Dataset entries
§
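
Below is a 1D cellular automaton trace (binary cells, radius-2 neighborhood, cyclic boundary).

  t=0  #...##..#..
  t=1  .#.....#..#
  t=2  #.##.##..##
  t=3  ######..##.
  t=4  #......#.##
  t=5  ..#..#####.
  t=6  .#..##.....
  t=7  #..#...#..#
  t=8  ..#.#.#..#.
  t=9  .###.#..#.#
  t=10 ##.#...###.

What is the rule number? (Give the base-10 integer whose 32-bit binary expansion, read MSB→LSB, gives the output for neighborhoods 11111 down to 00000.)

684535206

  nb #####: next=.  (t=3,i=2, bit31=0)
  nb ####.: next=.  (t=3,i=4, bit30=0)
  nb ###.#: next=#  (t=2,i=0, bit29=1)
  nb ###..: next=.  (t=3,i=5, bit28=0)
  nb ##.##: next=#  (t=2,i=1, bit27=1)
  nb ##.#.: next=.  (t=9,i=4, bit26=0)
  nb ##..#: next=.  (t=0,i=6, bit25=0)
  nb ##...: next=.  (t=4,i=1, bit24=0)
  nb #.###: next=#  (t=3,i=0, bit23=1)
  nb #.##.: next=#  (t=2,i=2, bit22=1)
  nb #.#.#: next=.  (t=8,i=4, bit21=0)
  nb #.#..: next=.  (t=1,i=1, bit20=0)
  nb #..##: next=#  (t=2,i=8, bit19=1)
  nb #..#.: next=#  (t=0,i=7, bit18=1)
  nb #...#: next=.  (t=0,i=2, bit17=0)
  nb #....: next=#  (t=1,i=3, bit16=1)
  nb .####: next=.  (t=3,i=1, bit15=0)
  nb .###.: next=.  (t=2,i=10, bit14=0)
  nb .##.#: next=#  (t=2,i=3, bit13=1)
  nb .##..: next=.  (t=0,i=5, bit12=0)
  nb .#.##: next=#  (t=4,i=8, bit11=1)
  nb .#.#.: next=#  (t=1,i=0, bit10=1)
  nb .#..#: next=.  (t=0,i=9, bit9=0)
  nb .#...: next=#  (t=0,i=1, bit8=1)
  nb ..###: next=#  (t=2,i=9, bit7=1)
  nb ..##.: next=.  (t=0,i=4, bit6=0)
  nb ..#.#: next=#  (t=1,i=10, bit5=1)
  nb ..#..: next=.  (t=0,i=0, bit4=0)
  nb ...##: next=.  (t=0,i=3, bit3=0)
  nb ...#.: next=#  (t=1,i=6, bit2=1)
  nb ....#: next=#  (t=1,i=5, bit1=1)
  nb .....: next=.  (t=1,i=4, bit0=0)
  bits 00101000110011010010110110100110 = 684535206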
§
Produce the records once again, exactly as they stand above.

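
Below is a 1D cellular automaton trace (binary cells, radius-2 neighborhood, cyclic boundary).

  t=0  #...##..#..
  t=1  .#.....#..#
  t=2  #.##.##..##
  t=3  ######..##.
  t=4  #......#.##
  t=5  ..#..#####.
  t=6  .#..##.....
  t=7  #..#...#..#
  t=8  ..#.#.#..#.
  t=9  .###.#..#.#
  t=10 ##.#...###.

What is the rule number? (Give the base-10 integer whose 32-bit binary expansion, read MSB→LSB, gives the output for neighborhoods 11111 down to 00000.)

684535206

  nb #####: next=.  (t=3,i=2, bit31=0)
  nb ####.: next=.  (t=3,i=4, bit30=0)
  nb ###.#: next=#  (t=2,i=0, bit29=1)
  nb ###..: next=.  (t=3,i=5, bit28=0)
  nb ##.##: next=#  (t=2,i=1, bit27=1)
  nb ##.#.: next=.  (t=9,i=4, bit26=0)
  nb ##..#: next=.  (t=0,i=6, bit25=0)
  nb ##...: next=.  (t=4,i=1, bit24=0)
  nb #.###: next=#  (t=3,i=0, bit23=1)
  nb #.##.: next=#  (t=2,i=2, bit22=1)
  nb #.#.#: next=.  (t=8,i=4, bit21=0)
  nb #.#..: next=.  (t=1,i=1, bit20=0)
  nb #..##: next=#  (t=2,i=8, bit19=1)
  nb #..#.: next=#  (t=0,i=7, bit18=1)
  nb #...#: next=.  (t=0,i=2, bit17=0)
  nb #....: next=#  (t=1,i=3, bit16=1)
  nb .####: next=.  (t=3,i=1, bit15=0)
  nb .###.: next=.  (t=2,i=10, bit14=0)
  nb .##.#: next=#  (t=2,i=3, bit13=1)
  nb .##..: next=.  (t=0,i=5, bit12=0)
  nb .#.##: next=#  (t=4,i=8, bit11=1)
  nb .#.#.: next=#  (t=1,i=0, bit10=1)
  nb .#..#: next=.  (t=0,i=9, bit9=0)
  nb .#...: next=#  (t=0,i=1, bit8=1)
  nb ..###: next=#  (t=2,i=9, bit7=1)
  nb ..##.: next=.  (t=0,i=4, bit6=0)
  nb ..#.#: next=#  (t=1,i=10, bit5=1)
  nb ..#..: next=.  (t=0,i=0, bit4=0)
  nb ...##: next=.  (t=0,i=3, bit3=0)
  nb ...#.: next=#  (t=1,i=6, bit2=1)
  nb ....#: next=#  (t=1,i=5, bit1=1)
  nb .....: next=.  (t=1,i=4, bit0=0)
  bits 00101000110011010010110110100110 = 684535206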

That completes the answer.